**Source information:**
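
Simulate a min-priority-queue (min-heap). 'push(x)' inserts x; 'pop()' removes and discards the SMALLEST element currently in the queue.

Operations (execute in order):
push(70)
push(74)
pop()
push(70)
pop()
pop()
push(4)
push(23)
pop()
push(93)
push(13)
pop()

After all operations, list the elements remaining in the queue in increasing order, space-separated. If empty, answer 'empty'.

Answer: 23 93

Derivation:
push(70): heap contents = [70]
push(74): heap contents = [70, 74]
pop() → 70: heap contents = [74]
push(70): heap contents = [70, 74]
pop() → 70: heap contents = [74]
pop() → 74: heap contents = []
push(4): heap contents = [4]
push(23): heap contents = [4, 23]
pop() → 4: heap contents = [23]
push(93): heap contents = [23, 93]
push(13): heap contents = [13, 23, 93]
pop() → 13: heap contents = [23, 93]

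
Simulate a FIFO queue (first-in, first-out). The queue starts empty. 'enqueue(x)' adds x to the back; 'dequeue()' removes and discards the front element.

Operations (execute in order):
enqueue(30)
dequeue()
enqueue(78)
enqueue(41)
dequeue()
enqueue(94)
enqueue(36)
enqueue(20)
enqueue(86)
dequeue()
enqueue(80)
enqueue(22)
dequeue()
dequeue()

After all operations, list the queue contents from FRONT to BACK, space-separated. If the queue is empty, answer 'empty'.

Answer: 20 86 80 22

Derivation:
enqueue(30): [30]
dequeue(): []
enqueue(78): [78]
enqueue(41): [78, 41]
dequeue(): [41]
enqueue(94): [41, 94]
enqueue(36): [41, 94, 36]
enqueue(20): [41, 94, 36, 20]
enqueue(86): [41, 94, 36, 20, 86]
dequeue(): [94, 36, 20, 86]
enqueue(80): [94, 36, 20, 86, 80]
enqueue(22): [94, 36, 20, 86, 80, 22]
dequeue(): [36, 20, 86, 80, 22]
dequeue(): [20, 86, 80, 22]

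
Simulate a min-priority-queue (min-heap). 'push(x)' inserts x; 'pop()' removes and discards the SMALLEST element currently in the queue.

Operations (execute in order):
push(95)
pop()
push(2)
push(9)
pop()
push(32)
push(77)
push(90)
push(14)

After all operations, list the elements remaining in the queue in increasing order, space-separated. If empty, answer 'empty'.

push(95): heap contents = [95]
pop() → 95: heap contents = []
push(2): heap contents = [2]
push(9): heap contents = [2, 9]
pop() → 2: heap contents = [9]
push(32): heap contents = [9, 32]
push(77): heap contents = [9, 32, 77]
push(90): heap contents = [9, 32, 77, 90]
push(14): heap contents = [9, 14, 32, 77, 90]

Answer: 9 14 32 77 90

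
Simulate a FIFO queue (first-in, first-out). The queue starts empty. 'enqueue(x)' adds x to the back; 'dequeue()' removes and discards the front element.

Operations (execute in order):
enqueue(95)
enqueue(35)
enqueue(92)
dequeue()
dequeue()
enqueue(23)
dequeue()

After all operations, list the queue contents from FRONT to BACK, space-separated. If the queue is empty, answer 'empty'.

Answer: 23

Derivation:
enqueue(95): [95]
enqueue(35): [95, 35]
enqueue(92): [95, 35, 92]
dequeue(): [35, 92]
dequeue(): [92]
enqueue(23): [92, 23]
dequeue(): [23]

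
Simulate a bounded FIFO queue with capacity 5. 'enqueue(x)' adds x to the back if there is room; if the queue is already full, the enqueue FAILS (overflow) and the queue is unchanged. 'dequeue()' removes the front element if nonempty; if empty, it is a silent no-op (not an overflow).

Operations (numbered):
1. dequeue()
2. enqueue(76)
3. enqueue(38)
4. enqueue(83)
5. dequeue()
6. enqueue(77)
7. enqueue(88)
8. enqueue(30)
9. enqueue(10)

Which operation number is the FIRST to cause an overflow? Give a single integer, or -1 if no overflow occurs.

1. dequeue(): empty, no-op, size=0
2. enqueue(76): size=1
3. enqueue(38): size=2
4. enqueue(83): size=3
5. dequeue(): size=2
6. enqueue(77): size=3
7. enqueue(88): size=4
8. enqueue(30): size=5
9. enqueue(10): size=5=cap → OVERFLOW (fail)

Answer: 9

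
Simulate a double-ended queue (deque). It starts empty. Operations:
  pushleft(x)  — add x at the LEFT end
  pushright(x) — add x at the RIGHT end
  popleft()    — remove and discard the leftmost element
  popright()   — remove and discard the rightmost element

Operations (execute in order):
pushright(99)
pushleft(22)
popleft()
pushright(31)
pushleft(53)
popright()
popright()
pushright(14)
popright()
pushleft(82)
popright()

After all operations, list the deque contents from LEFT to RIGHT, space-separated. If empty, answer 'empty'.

pushright(99): [99]
pushleft(22): [22, 99]
popleft(): [99]
pushright(31): [99, 31]
pushleft(53): [53, 99, 31]
popright(): [53, 99]
popright(): [53]
pushright(14): [53, 14]
popright(): [53]
pushleft(82): [82, 53]
popright(): [82]

Answer: 82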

**Exercise prompt:** Reproduce the listing above precisely.

**Solution:**
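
Simulate a min-priority-queue (min-heap). 'push(x)' inserts x; 'pop()' removes and discards the SMALLEST element currently in the queue.

Operations (execute in order):
push(70)
push(74)
pop()
push(70)
pop()
pop()
push(4)
push(23)
pop()
push(93)
push(13)
pop()

After all operations, list the elements remaining in the queue in increasing order, space-separated. If empty, answer 'empty'.

Answer: 23 93

Derivation:
push(70): heap contents = [70]
push(74): heap contents = [70, 74]
pop() → 70: heap contents = [74]
push(70): heap contents = [70, 74]
pop() → 70: heap contents = [74]
pop() → 74: heap contents = []
push(4): heap contents = [4]
push(23): heap contents = [4, 23]
pop() → 4: heap contents = [23]
push(93): heap contents = [23, 93]
push(13): heap contents = [13, 23, 93]
pop() → 13: heap contents = [23, 93]

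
Simulate a FIFO queue (first-in, first-out). The queue starts empty. 'enqueue(x)' adds x to the back; 'dequeue()' removes and discards the front element.

Operations (execute in order):
enqueue(30)
dequeue()
enqueue(78)
enqueue(41)
dequeue()
enqueue(94)
enqueue(36)
enqueue(20)
enqueue(86)
dequeue()
enqueue(80)
enqueue(22)
dequeue()
dequeue()

After all operations, list the queue contents from FRONT to BACK, space-separated. If the queue is empty, answer 'empty'.

Answer: 20 86 80 22

Derivation:
enqueue(30): [30]
dequeue(): []
enqueue(78): [78]
enqueue(41): [78, 41]
dequeue(): [41]
enqueue(94): [41, 94]
enqueue(36): [41, 94, 36]
enqueue(20): [41, 94, 36, 20]
enqueue(86): [41, 94, 36, 20, 86]
dequeue(): [94, 36, 20, 86]
enqueue(80): [94, 36, 20, 86, 80]
enqueue(22): [94, 36, 20, 86, 80, 22]
dequeue(): [36, 20, 86, 80, 22]
dequeue(): [20, 86, 80, 22]

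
Simulate a min-priority-queue (min-heap). 'push(x)' inserts x; 'pop()' removes and discards the SMALLEST element currently in the queue.

Operations (execute in order):
push(95)
pop()
push(2)
push(9)
pop()
push(32)
push(77)
push(90)
push(14)

After all operations, list the elements remaining in the queue in increasing order, space-separated. If empty, answer 'empty'.

push(95): heap contents = [95]
pop() → 95: heap contents = []
push(2): heap contents = [2]
push(9): heap contents = [2, 9]
pop() → 2: heap contents = [9]
push(32): heap contents = [9, 32]
push(77): heap contents = [9, 32, 77]
push(90): heap contents = [9, 32, 77, 90]
push(14): heap contents = [9, 14, 32, 77, 90]

Answer: 9 14 32 77 90

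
Simulate a FIFO queue (first-in, first-out). The queue starts empty. 'enqueue(x)' adds x to the back; 'dequeue()' removes and discards the front element.

Operations (execute in order):
enqueue(95)
enqueue(35)
enqueue(92)
dequeue()
dequeue()
enqueue(23)
dequeue()

After all operations, list the queue contents from FRONT to BACK, space-separated. If the queue is empty, answer 'empty'.

Answer: 23

Derivation:
enqueue(95): [95]
enqueue(35): [95, 35]
enqueue(92): [95, 35, 92]
dequeue(): [35, 92]
dequeue(): [92]
enqueue(23): [92, 23]
dequeue(): [23]

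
Simulate a bounded FIFO queue with capacity 5. 'enqueue(x)' adds x to the back if there is room; if the queue is already full, the enqueue FAILS (overflow) and the queue is unchanged. 'dequeue()' removes the front element if nonempty; if empty, it is a silent no-op (not an overflow).

Operations (numbered):
1. dequeue()
2. enqueue(76)
3. enqueue(38)
4. enqueue(83)
5. dequeue()
6. enqueue(77)
7. enqueue(88)
8. enqueue(30)
9. enqueue(10)

Which operation number is the FIRST to cause an overflow? Give a single integer, or -1 if no overflow occurs.

1. dequeue(): empty, no-op, size=0
2. enqueue(76): size=1
3. enqueue(38): size=2
4. enqueue(83): size=3
5. dequeue(): size=2
6. enqueue(77): size=3
7. enqueue(88): size=4
8. enqueue(30): size=5
9. enqueue(10): size=5=cap → OVERFLOW (fail)

Answer: 9

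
Simulate a double-ended queue (deque). It starts empty. Operations:
  pushleft(x)  — add x at the LEFT end
  pushright(x) — add x at the RIGHT end
  popleft()    — remove and discard the leftmost element
  popright()   — remove and discard the rightmost element

Operations (execute in order):
pushright(99)
pushleft(22)
popleft()
pushright(31)
pushleft(53)
popright()
popright()
pushright(14)
popright()
pushleft(82)
popright()

After all operations, list the deque contents from LEFT to RIGHT, space-separated. If empty, answer 'empty'.

pushright(99): [99]
pushleft(22): [22, 99]
popleft(): [99]
pushright(31): [99, 31]
pushleft(53): [53, 99, 31]
popright(): [53, 99]
popright(): [53]
pushright(14): [53, 14]
popright(): [53]
pushleft(82): [82, 53]
popright(): [82]

Answer: 82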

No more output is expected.